Given data:
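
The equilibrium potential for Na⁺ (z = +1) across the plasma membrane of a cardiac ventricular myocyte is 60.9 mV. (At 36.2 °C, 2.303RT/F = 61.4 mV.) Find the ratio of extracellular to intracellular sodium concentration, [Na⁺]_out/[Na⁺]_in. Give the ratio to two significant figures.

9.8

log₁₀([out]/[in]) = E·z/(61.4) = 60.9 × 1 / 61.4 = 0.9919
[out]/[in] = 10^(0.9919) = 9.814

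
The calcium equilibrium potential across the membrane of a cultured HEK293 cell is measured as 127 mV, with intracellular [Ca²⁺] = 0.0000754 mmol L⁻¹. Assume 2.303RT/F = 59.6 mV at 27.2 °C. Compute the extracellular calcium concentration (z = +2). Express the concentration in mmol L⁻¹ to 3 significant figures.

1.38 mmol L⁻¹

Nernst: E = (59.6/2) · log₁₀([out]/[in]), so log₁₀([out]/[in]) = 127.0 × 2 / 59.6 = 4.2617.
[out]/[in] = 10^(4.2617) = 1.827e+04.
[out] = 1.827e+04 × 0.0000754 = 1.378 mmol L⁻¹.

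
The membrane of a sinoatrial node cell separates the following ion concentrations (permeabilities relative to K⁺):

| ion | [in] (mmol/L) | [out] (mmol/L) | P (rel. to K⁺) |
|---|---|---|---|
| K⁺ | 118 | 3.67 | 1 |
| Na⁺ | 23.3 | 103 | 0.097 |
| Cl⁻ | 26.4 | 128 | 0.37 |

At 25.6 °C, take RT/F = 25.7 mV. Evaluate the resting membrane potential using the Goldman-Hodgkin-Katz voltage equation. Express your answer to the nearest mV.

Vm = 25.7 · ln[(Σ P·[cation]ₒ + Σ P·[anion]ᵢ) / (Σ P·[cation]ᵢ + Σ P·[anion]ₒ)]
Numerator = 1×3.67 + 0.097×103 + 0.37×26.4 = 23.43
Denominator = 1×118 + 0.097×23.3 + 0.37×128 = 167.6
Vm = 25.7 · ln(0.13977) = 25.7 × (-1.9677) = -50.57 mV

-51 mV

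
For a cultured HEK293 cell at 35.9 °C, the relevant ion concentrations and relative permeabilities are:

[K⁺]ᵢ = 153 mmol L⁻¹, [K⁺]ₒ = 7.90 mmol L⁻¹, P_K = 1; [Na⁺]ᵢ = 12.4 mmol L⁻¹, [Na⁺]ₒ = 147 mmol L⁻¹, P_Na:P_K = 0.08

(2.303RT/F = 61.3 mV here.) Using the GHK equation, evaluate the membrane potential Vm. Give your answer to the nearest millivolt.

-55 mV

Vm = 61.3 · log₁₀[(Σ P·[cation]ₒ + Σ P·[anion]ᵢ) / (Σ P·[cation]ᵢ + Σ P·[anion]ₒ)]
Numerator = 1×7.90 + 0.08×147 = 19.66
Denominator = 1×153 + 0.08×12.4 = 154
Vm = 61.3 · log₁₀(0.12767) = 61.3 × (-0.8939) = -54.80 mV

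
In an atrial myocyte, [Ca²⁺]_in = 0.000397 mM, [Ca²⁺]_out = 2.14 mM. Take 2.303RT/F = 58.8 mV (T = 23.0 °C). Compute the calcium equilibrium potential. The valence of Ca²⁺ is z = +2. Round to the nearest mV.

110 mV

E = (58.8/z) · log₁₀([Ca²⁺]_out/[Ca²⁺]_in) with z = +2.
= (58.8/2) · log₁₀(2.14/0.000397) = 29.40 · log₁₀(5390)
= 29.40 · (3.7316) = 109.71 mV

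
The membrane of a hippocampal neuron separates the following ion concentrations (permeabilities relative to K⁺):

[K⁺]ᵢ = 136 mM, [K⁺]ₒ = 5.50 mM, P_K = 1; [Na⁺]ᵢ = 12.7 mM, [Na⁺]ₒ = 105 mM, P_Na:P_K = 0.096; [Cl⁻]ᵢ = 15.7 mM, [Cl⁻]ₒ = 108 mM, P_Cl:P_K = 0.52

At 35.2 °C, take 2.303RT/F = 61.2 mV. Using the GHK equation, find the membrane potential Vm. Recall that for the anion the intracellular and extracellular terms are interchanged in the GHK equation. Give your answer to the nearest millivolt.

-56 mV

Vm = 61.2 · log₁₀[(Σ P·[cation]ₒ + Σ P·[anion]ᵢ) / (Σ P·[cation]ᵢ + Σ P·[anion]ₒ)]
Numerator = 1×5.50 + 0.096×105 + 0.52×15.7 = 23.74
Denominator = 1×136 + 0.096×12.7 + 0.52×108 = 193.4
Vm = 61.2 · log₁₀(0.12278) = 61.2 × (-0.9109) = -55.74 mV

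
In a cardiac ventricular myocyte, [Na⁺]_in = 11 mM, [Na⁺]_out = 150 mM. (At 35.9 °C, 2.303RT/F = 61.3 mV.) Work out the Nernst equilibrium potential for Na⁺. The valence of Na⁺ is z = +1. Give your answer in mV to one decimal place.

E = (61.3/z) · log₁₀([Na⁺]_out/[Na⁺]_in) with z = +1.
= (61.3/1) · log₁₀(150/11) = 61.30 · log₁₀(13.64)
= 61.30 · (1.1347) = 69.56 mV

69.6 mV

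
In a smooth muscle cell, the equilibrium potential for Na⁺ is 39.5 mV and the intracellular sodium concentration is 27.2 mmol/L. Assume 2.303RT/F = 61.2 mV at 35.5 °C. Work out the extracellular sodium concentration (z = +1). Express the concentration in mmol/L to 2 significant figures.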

What is expected:
Among the lines above, which ones hold the string "following"? Show them.

Solution:
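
The membrane of a sinoatrial node cell separates the following ion concentrations (permeabilities relative to K⁺):
The membrane of a hippocampal neuron separates the following ion concentrations (permeabilities relative to K⁺):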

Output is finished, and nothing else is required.